Start of EXERCISE MATERIALS

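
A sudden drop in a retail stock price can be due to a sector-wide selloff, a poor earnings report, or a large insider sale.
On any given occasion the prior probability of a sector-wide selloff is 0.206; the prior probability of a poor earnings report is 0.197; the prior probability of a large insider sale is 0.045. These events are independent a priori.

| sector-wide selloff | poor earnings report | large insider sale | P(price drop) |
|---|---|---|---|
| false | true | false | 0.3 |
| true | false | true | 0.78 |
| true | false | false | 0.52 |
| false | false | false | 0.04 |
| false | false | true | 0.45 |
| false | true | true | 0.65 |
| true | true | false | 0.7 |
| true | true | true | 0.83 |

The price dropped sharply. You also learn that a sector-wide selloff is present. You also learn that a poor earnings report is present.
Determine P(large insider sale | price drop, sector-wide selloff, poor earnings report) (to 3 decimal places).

P(large insider sale | price drop, sector-wide selloff, poor earnings report) ≈ 0.053

P(price drop | sector-wide selloff, poor earnings report) = 0.7*0.955 + 0.83*0.045 = 0.668500 + 0.037350 = 0.705850
Restricting to configurations with large insider sale present: 0.83*0.045 = 0.037350.
Hence the posterior is 0.037350/0.705850 ≈ 0.053.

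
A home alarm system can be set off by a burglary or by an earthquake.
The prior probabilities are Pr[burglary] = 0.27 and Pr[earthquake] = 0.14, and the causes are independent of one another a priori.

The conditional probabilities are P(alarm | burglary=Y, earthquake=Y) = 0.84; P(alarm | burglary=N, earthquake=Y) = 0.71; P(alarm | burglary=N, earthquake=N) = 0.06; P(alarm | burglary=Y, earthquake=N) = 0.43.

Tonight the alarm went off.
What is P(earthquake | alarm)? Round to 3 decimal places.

P(earthquake | alarm) ≈ 0.431

Numerator (weight on configurations with earthquake): 0.072562 + 0.031752 = 0.104314
Denominator P(alarm): 0.06*0.73*0.86 + 0.71*0.73*0.14 + 0.43*0.27*0.86 + 0.84*0.27*0.14 = 0.241828
Posterior = 0.104314 / 0.241828 ≈ 0.431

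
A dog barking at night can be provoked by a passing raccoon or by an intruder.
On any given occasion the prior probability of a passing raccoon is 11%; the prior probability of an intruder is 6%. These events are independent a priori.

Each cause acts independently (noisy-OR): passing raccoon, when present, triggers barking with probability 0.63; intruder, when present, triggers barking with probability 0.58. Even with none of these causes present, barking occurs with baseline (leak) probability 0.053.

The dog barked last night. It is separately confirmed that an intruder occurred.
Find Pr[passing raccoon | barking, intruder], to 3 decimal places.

Pr[passing raccoon | barking, intruder] ≈ 0.149

Under noisy-OR, P(barking | causes) = 1 − (1−0.053)·∏(1−qᵢ) over the active causes.
P(barking | intruder) = 0.60226·0.89 + 0.852836·0.11 = 0.536011 + 0.093812 = 0.629823
The passing raccoon-present share is 0.852836·0.11 = 0.093812.
P(passing raccoon | barking, intruder) = 0.093812 / 0.629823 ≈ 0.149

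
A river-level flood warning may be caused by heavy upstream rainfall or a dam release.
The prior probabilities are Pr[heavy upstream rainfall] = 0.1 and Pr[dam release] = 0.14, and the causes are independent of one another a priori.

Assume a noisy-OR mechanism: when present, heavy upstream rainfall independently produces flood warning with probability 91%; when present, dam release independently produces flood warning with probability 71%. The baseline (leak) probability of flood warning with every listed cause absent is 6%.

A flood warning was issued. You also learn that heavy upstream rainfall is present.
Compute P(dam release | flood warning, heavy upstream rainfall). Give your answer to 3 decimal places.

P(dam release | flood warning, heavy upstream rainfall) ≈ 0.148

Under noisy-OR, P(flood warning | causes) = 1 − (1−0.06)·∏(1−qᵢ) over the active causes.
For the numerator, keep only dam release=true terms: 0.975466×0.14 = 0.136565
Denominator P(flood warning | heavy upstream rainfall): 0.9154×0.86 + 0.975466×0.14 = 0.923809
Posterior = 0.136565 / 0.923809 ≈ 0.148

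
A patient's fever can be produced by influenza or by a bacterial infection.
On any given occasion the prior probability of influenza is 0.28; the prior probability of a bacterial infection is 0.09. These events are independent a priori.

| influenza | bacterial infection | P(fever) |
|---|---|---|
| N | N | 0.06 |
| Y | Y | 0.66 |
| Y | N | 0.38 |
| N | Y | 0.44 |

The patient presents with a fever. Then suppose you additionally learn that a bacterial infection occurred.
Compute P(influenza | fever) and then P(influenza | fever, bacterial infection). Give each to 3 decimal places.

P(influenza | fever) ≈ 0.626; P(influenza | fever, bacterial infection) ≈ 0.368

Enumerate the 4 (influenza, bacterial infection) configurations and weight by the priors:
  P(fever) = 0.06·0.72·0.91 + 0.44·0.72·0.09 + 0.38·0.28·0.91 + 0.66·0.28·0.09
        = 0.039312 + 0.028512 + 0.096824 + 0.016632 = 0.181280
Configurations with influenza contribute 0.113456, so
  P(influenza | fever) = 0.113456 / 0.181280 ≈ 0.626

With the extra evidence:
P(fever | bacterial infection) = 0.44*0.72 + 0.66*0.28 = 0.316800 + 0.184800 = 0.501600
Of this, 0.184800 comes from 0.66*0.28 (the influenza=true cases).
Hence the posterior is 0.184800/0.501600 ≈ 0.368.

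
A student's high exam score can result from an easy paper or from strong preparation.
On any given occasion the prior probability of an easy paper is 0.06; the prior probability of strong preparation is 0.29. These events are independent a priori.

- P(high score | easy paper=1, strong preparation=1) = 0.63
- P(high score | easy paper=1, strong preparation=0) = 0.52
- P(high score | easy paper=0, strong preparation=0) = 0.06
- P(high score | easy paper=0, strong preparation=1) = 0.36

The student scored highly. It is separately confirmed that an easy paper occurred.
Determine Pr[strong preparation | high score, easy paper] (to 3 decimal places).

P(high score | easy paper) = 0.52×0.71 + 0.63×0.29 = 0.369200 + 0.182700 = 0.551900
The strong preparation-present share is 0.63×0.29 = 0.182700.
P(strong preparation | high score, easy paper) = 0.182700 / 0.551900 ≈ 0.331

Pr[strong preparation | high score, easy paper] ≈ 0.331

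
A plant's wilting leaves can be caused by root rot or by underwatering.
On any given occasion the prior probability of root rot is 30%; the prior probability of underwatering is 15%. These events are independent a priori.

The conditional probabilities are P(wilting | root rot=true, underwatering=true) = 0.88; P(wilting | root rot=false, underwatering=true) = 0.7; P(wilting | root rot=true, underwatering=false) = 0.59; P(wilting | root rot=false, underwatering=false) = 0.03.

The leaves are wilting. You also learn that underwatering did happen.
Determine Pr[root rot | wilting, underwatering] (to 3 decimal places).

Weight on root rot=true, given the evidence: 0.88·0.3 = 0.264000
Normalizer over all consistent configurations: 0.7·0.7 + 0.88·0.3 = 0.754000
Posterior = 0.264000 / 0.754000 ≈ 0.350

Pr[root rot | wilting, underwatering] ≈ 0.350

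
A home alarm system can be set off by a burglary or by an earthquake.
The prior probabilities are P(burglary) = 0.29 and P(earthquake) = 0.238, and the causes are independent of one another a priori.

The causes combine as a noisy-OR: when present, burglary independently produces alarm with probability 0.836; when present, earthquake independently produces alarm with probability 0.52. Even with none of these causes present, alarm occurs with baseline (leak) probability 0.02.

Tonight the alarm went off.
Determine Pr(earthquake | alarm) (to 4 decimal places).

Pr(earthquake | alarm) ≈ 0.4383

Under noisy-OR, P(alarm | causes) = 1 − (1−0.02)·∏(1−qᵢ) over the active causes.
Enumerate the 4 (burglary, earthquake) configurations and weight by the priors:
  P(alarm) = 0.02*0.71*0.762 + 0.5296*0.71*0.238 + 0.83928*0.29*0.762 + 0.922854*0.29*0.238
        = 0.010820 + 0.089492 + 0.185464 + 0.063695 = 0.349471
Configurations with earthquake contribute 0.153187, so
  P(earthquake | alarm) = 0.153187 / 0.349471 ≈ 0.4383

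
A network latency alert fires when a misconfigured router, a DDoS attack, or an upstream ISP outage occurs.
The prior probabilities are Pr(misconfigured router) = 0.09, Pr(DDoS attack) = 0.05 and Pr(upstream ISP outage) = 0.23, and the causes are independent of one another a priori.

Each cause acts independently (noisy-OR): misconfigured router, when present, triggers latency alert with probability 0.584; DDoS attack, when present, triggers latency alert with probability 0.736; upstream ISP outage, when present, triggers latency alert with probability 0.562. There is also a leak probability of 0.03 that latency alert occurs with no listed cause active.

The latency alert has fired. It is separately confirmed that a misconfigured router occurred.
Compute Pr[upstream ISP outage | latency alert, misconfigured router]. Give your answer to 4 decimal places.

Pr[upstream ISP outage | latency alert, misconfigured router] ≈ 0.2885

Under noisy-OR, P(latency alert | causes) = 1 − (1−0.03)·∏(1−qᵢ) over the active causes.
P(latency alert | misconfigured router) = 0.59648*0.95*0.77 + 0.823258*0.95*0.23 + 0.893471*0.05*0.77 + 0.95334*0.05*0.23 = 0.436325 + 0.179882 + 0.034399 + 0.010963 = 0.661569
The upstream ISP outage-present share is 0.179882 + 0.010963 = 0.190845.
So P(upstream ISP outage | latency alert, misconfigured router) = 0.190845/0.661569 ≈ 0.2885.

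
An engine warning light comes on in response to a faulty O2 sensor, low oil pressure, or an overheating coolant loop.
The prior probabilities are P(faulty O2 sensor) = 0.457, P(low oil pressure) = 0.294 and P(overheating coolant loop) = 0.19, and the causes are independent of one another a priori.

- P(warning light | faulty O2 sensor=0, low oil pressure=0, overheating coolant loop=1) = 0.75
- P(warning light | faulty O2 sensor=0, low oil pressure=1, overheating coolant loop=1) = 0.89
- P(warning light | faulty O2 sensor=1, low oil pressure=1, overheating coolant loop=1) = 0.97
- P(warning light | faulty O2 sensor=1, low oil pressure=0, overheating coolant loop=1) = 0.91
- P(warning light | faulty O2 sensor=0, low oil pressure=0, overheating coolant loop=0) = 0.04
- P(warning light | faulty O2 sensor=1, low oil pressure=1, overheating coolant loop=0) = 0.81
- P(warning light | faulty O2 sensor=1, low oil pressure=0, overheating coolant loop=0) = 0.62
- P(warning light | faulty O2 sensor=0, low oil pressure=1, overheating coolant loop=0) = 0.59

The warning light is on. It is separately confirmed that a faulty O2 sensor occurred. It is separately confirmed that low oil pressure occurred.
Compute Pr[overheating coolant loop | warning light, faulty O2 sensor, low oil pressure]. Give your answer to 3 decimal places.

P(warning light | faulty O2 sensor, low oil pressure) = 0.81·0.81 + 0.97·0.19 = 0.656100 + 0.184300 = 0.840400
The overheating coolant loop-present share is 0.97·0.19 = 0.184300.
Hence the posterior is 0.184300/0.840400 ≈ 0.219.

Pr[overheating coolant loop | warning light, faulty O2 sensor, low oil pressure] ≈ 0.219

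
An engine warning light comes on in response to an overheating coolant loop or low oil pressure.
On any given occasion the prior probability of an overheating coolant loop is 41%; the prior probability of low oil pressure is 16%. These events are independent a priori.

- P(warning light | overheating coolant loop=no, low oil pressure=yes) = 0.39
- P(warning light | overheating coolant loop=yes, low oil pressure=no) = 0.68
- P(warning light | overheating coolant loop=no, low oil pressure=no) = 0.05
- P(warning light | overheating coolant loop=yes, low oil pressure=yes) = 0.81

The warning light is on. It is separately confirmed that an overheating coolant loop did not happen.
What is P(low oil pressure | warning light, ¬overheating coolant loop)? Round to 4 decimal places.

P(low oil pressure | warning light, ¬overheating coolant loop) ≈ 0.5977

P(warning light | ¬overheating coolant loop) = 0.05×0.84 + 0.39×0.16 = 0.042000 + 0.062400 = 0.104400
Restricting to configurations with low oil pressure present: 0.39×0.16 = 0.062400.
So P(low oil pressure | warning light, ¬overheating coolant loop) = 0.062400/0.104400 ≈ 0.5977.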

End of EXERCISE MATERIALS

» DESCRIPTION OF THE TASK: Look through the data above and return exactly the lines from the one that contains "The conditional probabilities are P(alarm" to the one that contains "On any given occasion the prior probability of a passing", inclusive, with nothing else.

» RESULT OF THE TASK:
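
The conditional probabilities are P(alarm | burglary=Y, earthquake=Y) = 0.84; P(alarm | burglary=N, earthquake=Y) = 0.71; P(alarm | burglary=N, earthquake=N) = 0.06; P(alarm | burglary=Y, earthquake=N) = 0.43.

Tonight the alarm went off.
What is P(earthquake | alarm)? Round to 3 decimal places.

P(earthquake | alarm) ≈ 0.431

Numerator (weight on configurations with earthquake): 0.072562 + 0.031752 = 0.104314
Denominator P(alarm): 0.06*0.73*0.86 + 0.71*0.73*0.14 + 0.43*0.27*0.86 + 0.84*0.27*0.14 = 0.241828
Posterior = 0.104314 / 0.241828 ≈ 0.431

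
A dog barking at night can be provoked by a passing raccoon or by an intruder.
On any given occasion the prior probability of a passing raccoon is 11%; the prior probability of an intruder is 6%. These events are independent a priori.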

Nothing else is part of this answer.